Data provided
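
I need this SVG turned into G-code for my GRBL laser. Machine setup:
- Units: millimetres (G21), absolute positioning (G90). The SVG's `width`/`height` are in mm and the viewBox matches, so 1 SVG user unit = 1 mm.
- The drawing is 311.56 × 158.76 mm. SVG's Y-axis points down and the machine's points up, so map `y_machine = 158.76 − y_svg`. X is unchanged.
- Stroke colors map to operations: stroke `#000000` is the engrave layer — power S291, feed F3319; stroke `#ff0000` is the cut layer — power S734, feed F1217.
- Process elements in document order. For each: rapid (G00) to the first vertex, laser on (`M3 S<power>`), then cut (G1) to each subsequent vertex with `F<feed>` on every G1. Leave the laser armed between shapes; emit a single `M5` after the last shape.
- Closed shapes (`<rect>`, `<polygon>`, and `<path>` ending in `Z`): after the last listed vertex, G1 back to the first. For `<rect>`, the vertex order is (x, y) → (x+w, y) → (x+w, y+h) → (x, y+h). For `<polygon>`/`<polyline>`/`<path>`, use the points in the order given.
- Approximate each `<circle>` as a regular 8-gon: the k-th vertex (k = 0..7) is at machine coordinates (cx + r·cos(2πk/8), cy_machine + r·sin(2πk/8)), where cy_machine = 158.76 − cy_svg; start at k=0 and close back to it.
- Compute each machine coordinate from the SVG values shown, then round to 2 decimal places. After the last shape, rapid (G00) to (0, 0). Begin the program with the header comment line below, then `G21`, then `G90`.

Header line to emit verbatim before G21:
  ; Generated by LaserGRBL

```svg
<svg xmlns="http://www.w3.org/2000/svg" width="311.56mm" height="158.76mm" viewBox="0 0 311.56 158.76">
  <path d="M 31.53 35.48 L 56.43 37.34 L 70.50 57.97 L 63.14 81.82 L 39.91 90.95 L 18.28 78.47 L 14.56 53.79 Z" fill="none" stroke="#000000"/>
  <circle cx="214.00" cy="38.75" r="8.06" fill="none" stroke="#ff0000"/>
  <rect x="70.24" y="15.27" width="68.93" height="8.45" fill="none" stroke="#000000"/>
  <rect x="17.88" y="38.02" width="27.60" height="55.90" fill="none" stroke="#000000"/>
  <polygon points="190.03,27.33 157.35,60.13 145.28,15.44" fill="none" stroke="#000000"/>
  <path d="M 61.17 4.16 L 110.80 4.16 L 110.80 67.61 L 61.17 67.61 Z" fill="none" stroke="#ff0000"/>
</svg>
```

Since the viewBox matches the mm dimensions, user units are millimetres directly. The only transform is the Y-flip y_m = 158.76 − y_svg.

Shape 1 is a regular polygon drawn with `<path>`. Its stroke #000000 means engrave at S291, F3319. After flipping Y the toolpath is (31.53,123.28) → (56.43,121.42) → (70.50,100.79) → (63.14,76.94) → (39.91,67.81) → (18.28,80.29) → (14.56,104.97) → (31.53,123.28), returning to the start.

Shape 2 is a circle drawn with `<circle>`. Its stroke #ff0000 means cut at S734, F1217. After flipping Y the toolpath is (222.06,120.01) → (219.70,125.71) → (214.00,128.07) → (208.30,125.71) → (205.94,120.01) → (208.30,114.31) → (214.00,111.95) → (219.70,114.31) → (222.06,120.01), returning to the start.

Shape 3 is a rectangle drawn with `<rect>`. Its stroke #000000 means engrave at S291, F3319. After flipping Y the toolpath is (70.24,143.49) → (139.17,143.49) → (139.17,135.04) → (70.24,135.04) → (70.24,143.49), returning to the start.

Shape 4 is a rectangle drawn with `<rect>`. Its stroke #000000 means engrave at S291, F3319. After flipping Y the toolpath is (17.88,120.74) → (45.48,120.74) → (45.48,64.84) → (17.88,64.84) → (17.88,120.74), returning to the start.

Shape 5 is a regular polygon drawn with `<polygon>`. Its stroke #000000 means engrave at S291, F3319. After flipping Y the toolpath is (190.03,131.43) → (157.35,98.63) → (145.28,143.32) → (190.03,131.43), returning to the start.

Shape 6 is a rectangle drawn with `<path>`. Its stroke #ff0000 means cut at S734, F1217. After flipping Y the toolpath is (61.17,154.60) → (110.80,154.60) → (110.80,91.15) → (61.17,91.15) → (61.17,154.60), returning to the start.

; Generated by LaserGRBL
G21
G90
G00 X31.53 Y123.28
M3 S291
G1 X56.43 Y121.42 F3319
G1 X70.50 Y100.79 F3319
G1 X63.14 Y76.94 F3319
G1 X39.91 Y67.81 F3319
G1 X18.28 Y80.29 F3319
G1 X14.56 Y104.97 F3319
G1 X31.53 Y123.28 F3319
G00 X222.06 Y120.01
M3 S734
G1 X219.70 Y125.71 F1217
G1 X214.00 Y128.07 F1217
G1 X208.30 Y125.71 F1217
G1 X205.94 Y120.01 F1217
G1 X208.30 Y114.31 F1217
G1 X214.00 Y111.95 F1217
G1 X219.70 Y114.31 F1217
G1 X222.06 Y120.01 F1217
G00 X70.24 Y143.49
M3 S291
G1 X139.17 Y143.49 F3319
G1 X139.17 Y135.04 F3319
G1 X70.24 Y135.04 F3319
G1 X70.24 Y143.49 F3319
G00 X17.88 Y120.74
M3 S291
G1 X45.48 Y120.74 F3319
G1 X45.48 Y64.84 F3319
G1 X17.88 Y64.84 F3319
G1 X17.88 Y120.74 F3319
G00 X190.03 Y131.43
M3 S291
G1 X157.35 Y98.63 F3319
G1 X145.28 Y143.32 F3319
G1 X190.03 Y131.43 F3319
G00 X61.17 Y154.60
M3 S734
G1 X110.80 Y154.60 F1217
G1 X110.80 Y91.15 F1217
G1 X61.17 Y91.15 F1217
G1 X61.17 Y154.60 F1217
M5
G00 X0.00 Y0.00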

Try it
Please reproduce the material in its entirety, exactly as it stands.

Task result
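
I need this SVG turned into G-code for my GRBL laser. Machine setup:
- Units: millimetres (G21), absolute positioning (G90). The SVG's `width`/`height` are in mm and the viewBox matches, so 1 SVG user unit = 1 mm.
- The drawing is 311.56 × 158.76 mm. SVG's Y-axis points down and the machine's points up, so map `y_machine = 158.76 − y_svg`. X is unchanged.
- Stroke colors map to operations: stroke `#000000` is the engrave layer — power S291, feed F3319; stroke `#ff0000` is the cut layer — power S734, feed F1217.
- Process elements in document order. For each: rapid (G00) to the first vertex, laser on (`M3 S<power>`), then cut (G1) to each subsequent vertex with `F<feed>` on every G1. Leave the laser armed between shapes; emit a single `M5` after the last shape.
- Closed shapes (`<rect>`, `<polygon>`, and `<path>` ending in `Z`): after the last listed vertex, G1 back to the first. For `<rect>`, the vertex order is (x, y) → (x+w, y) → (x+w, y+h) → (x, y+h). For `<polygon>`/`<polyline>`/`<path>`, use the points in the order given.
- Approximate each `<circle>` as a regular 8-gon: the k-th vertex (k = 0..7) is at machine coordinates (cx + r·cos(2πk/8), cy_machine + r·sin(2πk/8)), where cy_machine = 158.76 − cy_svg; start at k=0 and close back to it.
- Compute each machine coordinate from the SVG values shown, then round to 2 decimal places. After the last shape, rapid (G00) to (0, 0). Begin the program with the header comment line below, then `G21`, then `G90`.

Header line to emit verbatim before G21:
  ; Generated by LaserGRBL

```svg
<svg xmlns="http://www.w3.org/2000/svg" width="311.56mm" height="158.76mm" viewBox="0 0 311.56 158.76">
  <path d="M 31.53 35.48 L 56.43 37.34 L 70.50 57.97 L 63.14 81.82 L 39.91 90.95 L 18.28 78.47 L 14.56 53.79 Z" fill="none" stroke="#000000"/>
  <circle cx="214.00" cy="38.75" r="8.06" fill="none" stroke="#ff0000"/>
  <rect x="70.24" y="15.27" width="68.93" height="8.45" fill="none" stroke="#000000"/>
  <rect x="17.88" y="38.02" width="27.60" height="55.90" fill="none" stroke="#000000"/>
  <polygon points="190.03,27.33 157.35,60.13 145.28,15.44" fill="none" stroke="#000000"/>
  <path d="M 61.17 4.16 L 110.80 4.16 L 110.80 67.61 L 61.17 67.61 Z" fill="none" stroke="#ff0000"/>
</svg>
```

Since the viewBox matches the mm dimensions, user units are millimetres directly. The only transform is the Y-flip y_m = 158.76 − y_svg.

Shape 1 is a regular polygon drawn with `<path>`. Its stroke #000000 means engrave at S291, F3319. After flipping Y the toolpath is (31.53,123.28) → (56.43,121.42) → (70.50,100.79) → (63.14,76.94) → (39.91,67.81) → (18.28,80.29) → (14.56,104.97) → (31.53,123.28), returning to the start.

Shape 2 is a circle drawn with `<circle>`. Its stroke #ff0000 means cut at S734, F1217. After flipping Y the toolpath is (222.06,120.01) → (219.70,125.71) → (214.00,128.07) → (208.30,125.71) → (205.94,120.01) → (208.30,114.31) → (214.00,111.95) → (219.70,114.31) → (222.06,120.01), returning to the start.

Shape 3 is a rectangle drawn with `<rect>`. Its stroke #000000 means engrave at S291, F3319. After flipping Y the toolpath is (70.24,143.49) → (139.17,143.49) → (139.17,135.04) → (70.24,135.04) → (70.24,143.49), returning to the start.

Shape 4 is a rectangle drawn with `<rect>`. Its stroke #000000 means engrave at S291, F3319. After flipping Y the toolpath is (17.88,120.74) → (45.48,120.74) → (45.48,64.84) → (17.88,64.84) → (17.88,120.74), returning to the start.

Shape 5 is a regular polygon drawn with `<polygon>`. Its stroke #000000 means engrave at S291, F3319. After flipping Y the toolpath is (190.03,131.43) → (157.35,98.63) → (145.28,143.32) → (190.03,131.43), returning to the start.

Shape 6 is a rectangle drawn with `<path>`. Its stroke #ff0000 means cut at S734, F1217. After flipping Y the toolpath is (61.17,154.60) → (110.80,154.60) → (110.80,91.15) → (61.17,91.15) → (61.17,154.60), returning to the start.

; Generated by LaserGRBL
G21
G90
G00 X31.53 Y123.28
M3 S291
G1 X56.43 Y121.42 F3319
G1 X70.50 Y100.79 F3319
G1 X63.14 Y76.94 F3319
G1 X39.91 Y67.81 F3319
G1 X18.28 Y80.29 F3319
G1 X14.56 Y104.97 F3319
G1 X31.53 Y123.28 F3319
G00 X222.06 Y120.01
M3 S734
G1 X219.70 Y125.71 F1217
G1 X214.00 Y128.07 F1217
G1 X208.30 Y125.71 F1217
G1 X205.94 Y120.01 F1217
G1 X208.30 Y114.31 F1217
G1 X214.00 Y111.95 F1217
G1 X219.70 Y114.31 F1217
G1 X222.06 Y120.01 F1217
G00 X70.24 Y143.49
M3 S291
G1 X139.17 Y143.49 F3319
G1 X139.17 Y135.04 F3319
G1 X70.24 Y135.04 F3319
G1 X70.24 Y143.49 F3319
G00 X17.88 Y120.74
M3 S291
G1 X45.48 Y120.74 F3319
G1 X45.48 Y64.84 F3319
G1 X17.88 Y64.84 F3319
G1 X17.88 Y120.74 F3319
G00 X190.03 Y131.43
M3 S291
G1 X157.35 Y98.63 F3319
G1 X145.28 Y143.32 F3319
G1 X190.03 Y131.43 F3319
G00 X61.17 Y154.60
M3 S734
G1 X110.80 Y154.60 F1217
G1 X110.80 Y91.15 F1217
G1 X61.17 Y91.15 F1217
G1 X61.17 Y154.60 F1217
M5
G00 X0.00 Y0.00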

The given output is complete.